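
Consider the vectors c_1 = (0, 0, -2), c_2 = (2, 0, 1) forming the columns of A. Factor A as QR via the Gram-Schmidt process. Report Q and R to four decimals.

c_1 = (0, 0, -2); ‖c_1‖ = 2.0000, so e_1 = (0.0000, 0.0000, -1.0000).
e_1·c_2 = 0.0000·2 + 0.0000·0 + (-1.0000)·1 = -1.0000.
u_2 = c_2 + 1.0000·e_1 = (2.0000, 0.0000, 0.0000).
‖u_2‖ = 2.0000, so e_2 = (1.0000, 0.0000, 0.0000).

Q = [[0.0000, 1.0000], [0.0000, 0.0000], [-1.0000, 0.0000]], R = [[2.0000, -1.0000], [0.0000, 2.0000]]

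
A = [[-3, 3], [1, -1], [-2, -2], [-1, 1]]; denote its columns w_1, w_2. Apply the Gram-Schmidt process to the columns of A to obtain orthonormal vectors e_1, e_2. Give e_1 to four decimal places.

w_1 = (-3, 1, -2, -1); ‖w_1‖ = 3.8730, so e_1 = (-0.7746, 0.2582, -0.5164, -0.2582).

e_1 = (-0.7746, 0.2582, -0.5164, -0.2582)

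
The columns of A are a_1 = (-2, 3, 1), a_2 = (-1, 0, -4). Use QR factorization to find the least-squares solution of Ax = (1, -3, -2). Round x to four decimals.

a_1 = (-2, 3, 1); ‖a_1‖ = 3.7417, so e_1 = (-0.5345, 0.8018, 0.2673).
e_1·a_2 = (-0.5345)·(-1) + 0.8018·0 + 0.2673·(-4) = -0.5345.
u_2 = a_2 + 0.5345·e_1 = (-1.2857, 0.4286, -3.8571).
‖u_2‖ = 4.0883, so e_2 = (-0.3145, 0.1048, -0.9435).
Qᵀb = (-3.4744, 1.2579).
Back-substitute: x_2 = 1.2579/4.0883 = 0.3077.
x_1 = (-3.4744 + 0.5345·0.3077)/3.7417 = -0.8846.

x = (-0.8846, 0.3077)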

- - - - - - -

Write out each entry exactly, and omit nothing.

> _Output of the task_
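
Consider the vectors c_1 = (0, 0, -2), c_2 = (2, 0, 1) forming the columns of A. Factor A as QR via the Gram-Schmidt process. Report Q and R to four decimals.

c_1 = (0, 0, -2); ‖c_1‖ = 2.0000, so e_1 = (0.0000, 0.0000, -1.0000).
e_1·c_2 = 0.0000·2 + 0.0000·0 + (-1.0000)·1 = -1.0000.
u_2 = c_2 + 1.0000·e_1 = (2.0000, 0.0000, 0.0000).
‖u_2‖ = 2.0000, so e_2 = (1.0000, 0.0000, 0.0000).

Q = [[0.0000, 1.0000], [0.0000, 0.0000], [-1.0000, 0.0000]], R = [[2.0000, -1.0000], [0.0000, 2.0000]]

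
A = [[-3, 3], [1, -1], [-2, -2], [-1, 1]]; denote its columns w_1, w_2. Apply the Gram-Schmidt process to the columns of A to obtain orthonormal vectors e_1, e_2. Give e_1 to four decimal places.

w_1 = (-3, 1, -2, -1); ‖w_1‖ = 3.8730, so e_1 = (-0.7746, 0.2582, -0.5164, -0.2582).

e_1 = (-0.7746, 0.2582, -0.5164, -0.2582)

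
The columns of A are a_1 = (-2, 3, 1), a_2 = (-1, 0, -4). Use QR factorization to find the least-squares solution of Ax = (1, -3, -2). Round x to four decimals.

a_1 = (-2, 3, 1); ‖a_1‖ = 3.7417, so e_1 = (-0.5345, 0.8018, 0.2673).
e_1·a_2 = (-0.5345)·(-1) + 0.8018·0 + 0.2673·(-4) = -0.5345.
u_2 = a_2 + 0.5345·e_1 = (-1.2857, 0.4286, -3.8571).
‖u_2‖ = 4.0883, so e_2 = (-0.3145, 0.1048, -0.9435).
Qᵀb = (-3.4744, 1.2579).
Back-substitute: x_2 = 1.2579/4.0883 = 0.3077.
x_1 = (-3.4744 + 0.5345·0.3077)/3.7417 = -0.8846.

x = (-0.8846, 0.3077)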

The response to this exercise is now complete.